Collected data:
- - - - -

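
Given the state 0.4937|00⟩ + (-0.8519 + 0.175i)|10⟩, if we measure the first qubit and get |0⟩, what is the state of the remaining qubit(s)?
|0⟩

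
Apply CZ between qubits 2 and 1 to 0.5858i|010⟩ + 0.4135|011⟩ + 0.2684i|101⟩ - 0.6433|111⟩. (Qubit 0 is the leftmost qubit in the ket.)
0.5858i|010⟩ - 0.4135|011⟩ + 0.2684i|101⟩ + 0.6433|111⟩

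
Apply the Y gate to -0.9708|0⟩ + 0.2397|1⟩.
-0.2397i|0⟩ - 0.9708i|1⟩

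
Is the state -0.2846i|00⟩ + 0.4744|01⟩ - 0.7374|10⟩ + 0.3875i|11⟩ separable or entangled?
Entangled

Writing the state as a|00⟩ + b|01⟩ + c|10⟩ + d|11⟩, it is a product state iff ad − bc = 0.
Here (a, b, c, d) = (-0.2846i, 0.4744, -0.7374, 0.3875i): ad − bc = (-0.2846i)(0.3875i) − (0.4744)(-0.7374) = 0.4601 ≠ 0, so the state is entangled.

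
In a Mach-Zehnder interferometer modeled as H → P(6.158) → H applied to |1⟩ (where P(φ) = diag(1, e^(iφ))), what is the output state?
(0.003913 + 0.06243i)|0⟩ + (0.9961 - 0.06243i)|1⟩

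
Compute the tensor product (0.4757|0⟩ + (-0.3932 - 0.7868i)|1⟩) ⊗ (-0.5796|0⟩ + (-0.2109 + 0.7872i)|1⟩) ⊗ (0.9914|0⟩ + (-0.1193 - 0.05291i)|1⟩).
-0.2733|000⟩ + (0.03289 + 0.01459i)|001⟩ + (-0.09946 + 0.3713i)|010⟩ + (0.03178 - 0.03937i)|011⟩ + (0.2259 + 0.4521i)|100⟩ + (-0.00306 - 0.06646i)|101⟩ + (0.6963 - 0.1424i)|110⟩ + (-0.09138 - 0.02003i)|111⟩

amp(|b₁b₂…⟩) = product of the factor amplitudes for bits b₁, b₂, …; only kets whose every factor amplitude is nonzero survive.
|000⟩: (0.4757)(-0.5796)(0.9914) = -0.2733
|001⟩: (0.4757)(-0.5796)(-0.1193 - 0.05291i) = (0.03289 + 0.01459i)
|010⟩: (0.4757)(-0.2109 + 0.7872i)(0.9914) = (-0.09946 + 0.3713i)
|011⟩: (0.4757)(-0.2109 + 0.7872i)(-0.1193 - 0.05291i) = (0.03178 - 0.03937i)
|100⟩: (-0.3932 - 0.7868i)(-0.5796)(0.9914) = (0.2259 + 0.4521i)
|101⟩: (-0.3932 - 0.7868i)(-0.5796)(-0.1193 - 0.05291i) = (-0.00306 - 0.06646i)
|110⟩: (-0.3932 - 0.7868i)(-0.2109 + 0.7872i)(0.9914) = (0.6963 - 0.1424i)
|111⟩: (-0.3932 - 0.7868i)(-0.2109 + 0.7872i)(-0.1193 - 0.05291i) = (-0.09138 - 0.02003i)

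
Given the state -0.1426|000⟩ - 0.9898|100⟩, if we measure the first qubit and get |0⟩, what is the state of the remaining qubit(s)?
-|00⟩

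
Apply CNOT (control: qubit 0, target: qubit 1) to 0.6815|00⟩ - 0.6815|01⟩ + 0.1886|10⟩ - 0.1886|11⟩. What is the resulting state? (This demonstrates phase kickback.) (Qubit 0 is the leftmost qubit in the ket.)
0.6815|00⟩ - 0.6815|01⟩ - 0.1886|10⟩ + 0.1886|11⟩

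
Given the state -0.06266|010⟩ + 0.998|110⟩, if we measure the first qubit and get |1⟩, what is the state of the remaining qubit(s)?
|10⟩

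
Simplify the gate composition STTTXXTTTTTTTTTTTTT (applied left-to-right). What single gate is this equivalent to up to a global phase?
S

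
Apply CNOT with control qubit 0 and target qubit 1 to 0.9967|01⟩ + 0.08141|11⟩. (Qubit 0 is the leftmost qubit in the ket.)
0.9967|01⟩ + 0.08141|10⟩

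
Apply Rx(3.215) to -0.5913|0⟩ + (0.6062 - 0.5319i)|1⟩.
(-0.5098 - 0.6058i)|0⟩ + (-0.02224 + 0.6104i)|1⟩

Rx(3.215) = [[cos(θ/2), −i·sin(θ/2)], [−i·sin(θ/2), cos(θ/2)]]; θ = 3.215, cos(θ/2) ≈ -0.0366954, sin(θ/2) ≈ 0.999326.
With a = amp(|0⟩) = -0.5913 and b = amp(|1⟩) = (0.6062 - 0.5319i):
new amp(|0⟩) = (-0.0366954)·a + (-0.999326i)·b = (-0.5098 - 0.6058i)
new amp(|1⟩) = (-0.999326i)·a + (-0.0366954)·b = (-0.02224 + 0.6104i)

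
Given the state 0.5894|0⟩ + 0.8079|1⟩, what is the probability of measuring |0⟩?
0.3474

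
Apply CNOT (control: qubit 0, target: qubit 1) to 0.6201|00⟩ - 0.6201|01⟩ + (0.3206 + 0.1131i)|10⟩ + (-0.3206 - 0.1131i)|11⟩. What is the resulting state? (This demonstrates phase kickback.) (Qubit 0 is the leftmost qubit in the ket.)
0.6201|00⟩ - 0.6201|01⟩ + (-0.3206 - 0.1131i)|10⟩ + (0.3206 + 0.1131i)|11⟩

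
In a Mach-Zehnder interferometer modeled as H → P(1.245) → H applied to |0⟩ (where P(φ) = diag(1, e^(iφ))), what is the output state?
(0.66 + 0.4737i)|0⟩ + (0.34 - 0.4737i)|1⟩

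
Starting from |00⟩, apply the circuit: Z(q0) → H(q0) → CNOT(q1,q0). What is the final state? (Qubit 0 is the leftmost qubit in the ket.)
1/√2|00⟩ + 1/√2|10⟩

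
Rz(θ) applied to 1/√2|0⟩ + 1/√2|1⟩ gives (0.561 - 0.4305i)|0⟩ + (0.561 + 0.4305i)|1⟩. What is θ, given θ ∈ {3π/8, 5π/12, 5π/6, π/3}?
5π/12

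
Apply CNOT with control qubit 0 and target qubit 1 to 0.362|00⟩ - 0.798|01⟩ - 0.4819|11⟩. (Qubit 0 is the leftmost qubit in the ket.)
0.362|00⟩ - 0.798|01⟩ - 0.4819|10⟩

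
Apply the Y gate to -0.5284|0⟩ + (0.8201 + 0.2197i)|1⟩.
(0.2197 - 0.8201i)|0⟩ - 0.5284i|1⟩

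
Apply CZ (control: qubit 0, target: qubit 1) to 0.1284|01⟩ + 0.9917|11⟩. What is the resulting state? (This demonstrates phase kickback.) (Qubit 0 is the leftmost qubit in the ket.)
0.1284|01⟩ - 0.9917|11⟩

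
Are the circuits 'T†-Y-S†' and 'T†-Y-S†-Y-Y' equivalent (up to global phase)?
Yes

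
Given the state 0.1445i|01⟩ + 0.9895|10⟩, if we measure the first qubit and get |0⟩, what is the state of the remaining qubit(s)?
i|1⟩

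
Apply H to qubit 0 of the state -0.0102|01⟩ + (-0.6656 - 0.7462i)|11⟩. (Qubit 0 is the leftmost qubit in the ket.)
(-0.4779 - 0.5276i)|01⟩ + (0.4634 + 0.5276i)|11⟩

H on qubit 0 mixes each pair of kets that differ only in qubit 0: amplitudes (a, b) of (|…0…⟩, |…1…⟩) become ((a + b)/√2, (a − b)/√2). Kets absent from the input have amplitude 0.
(|01⟩, |11⟩): (a, b) = (-0.0102, (-0.6656 - 0.7462i)) → ((-0.4779 - 0.5276i), (0.4634 + 0.5276i))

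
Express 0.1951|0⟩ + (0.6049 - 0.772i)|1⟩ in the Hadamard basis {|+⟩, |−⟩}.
(0.5657 - 0.5459i)|+⟩ + (-0.2898 + 0.5459i)|−⟩

With |ψ⟩ = α|0⟩ + β|1⟩, the Hadamard-basis coefficients are ⟨+|ψ⟩ = (α + β)/√2 and ⟨−|ψ⟩ = (α − β)/√2.
Here α = 0.1951, β = (0.6049 - 0.772i): (α + β)/√2 = (0.5657 - 0.5459i), (α − β)/√2 = (-0.2898 + 0.5459i).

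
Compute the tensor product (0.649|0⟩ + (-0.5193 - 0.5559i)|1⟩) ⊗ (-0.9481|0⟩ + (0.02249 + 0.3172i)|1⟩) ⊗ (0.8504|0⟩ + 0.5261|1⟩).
-0.5233|000⟩ - 0.3237|001⟩ + (0.01241 + 0.1751i)|010⟩ + (0.007679 + 0.1083i)|011⟩ + (0.4187 + 0.4482i)|100⟩ + (0.259 + 0.2773i)|101⟩ + (0.14 - 0.1507i)|110⟩ + (0.08662 - 0.09324i)|111⟩

amp(|b₁b₂…⟩) = product of the factor amplitudes for bits b₁, b₂, …; only kets whose every factor amplitude is nonzero survive.
|000⟩: (0.649)(-0.9481)(0.8504) = -0.5233
|001⟩: (0.649)(-0.9481)(0.5261) = -0.3237
|010⟩: (0.649)(0.02249 + 0.3172i)(0.8504) = (0.01241 + 0.1751i)
|011⟩: (0.649)(0.02249 + 0.3172i)(0.5261) = (0.007679 + 0.1083i)
|100⟩: (-0.5193 - 0.5559i)(-0.9481)(0.8504) = (0.4187 + 0.4482i)
|101⟩: (-0.5193 - 0.5559i)(-0.9481)(0.5261) = (0.259 + 0.2773i)
|110⟩: (-0.5193 - 0.5559i)(0.02249 + 0.3172i)(0.8504) = (0.14 - 0.1507i)
|111⟩: (-0.5193 - 0.5559i)(0.02249 + 0.3172i)(0.5261) = (0.08662 - 0.09324i)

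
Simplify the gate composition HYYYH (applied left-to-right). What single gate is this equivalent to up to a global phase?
Y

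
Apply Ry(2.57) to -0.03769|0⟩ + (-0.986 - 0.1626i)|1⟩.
(0.9354 + 0.156i)|0⟩ + (-0.3141 - 0.04584i)|1⟩

Ry(2.57) = [[cos(θ/2), −sin(θ/2)], [sin(θ/2), cos(θ/2)]]; θ = 2.57, cos(θ/2) ≈ 0.281922, sin(θ/2) ≈ 0.959437.
With a = amp(|0⟩) = -0.03769 and b = amp(|1⟩) = (-0.986 - 0.1626i):
new amp(|0⟩) = (0.281922)·a + (-0.959437)·b = (0.9354 + 0.156i)
new amp(|1⟩) = (0.959437)·a + (0.281922)·b = (-0.3141 - 0.04584i)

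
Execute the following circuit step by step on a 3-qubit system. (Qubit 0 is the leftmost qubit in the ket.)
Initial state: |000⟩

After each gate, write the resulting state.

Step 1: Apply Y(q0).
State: i|100⟩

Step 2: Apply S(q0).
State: -|100⟩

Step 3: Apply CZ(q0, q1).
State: -|100⟩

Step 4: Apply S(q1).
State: -|100⟩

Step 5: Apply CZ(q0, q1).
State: -|100⟩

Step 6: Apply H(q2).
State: -1/√2|100⟩ - 1/√2|101⟩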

- - - - -

## ACTIVITY
Output, exactly and with nothing else, the lines from the line containing "Step 4: Apply S(q1)." to the end of the entries.

## EXERCISE OUTPUT
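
Step 4: Apply S(q1).
State: -|100⟩

Step 5: Apply CZ(q0, q1).
State: -|100⟩

Step 6: Apply H(q2).
State: -1/√2|100⟩ - 1/√2|101⟩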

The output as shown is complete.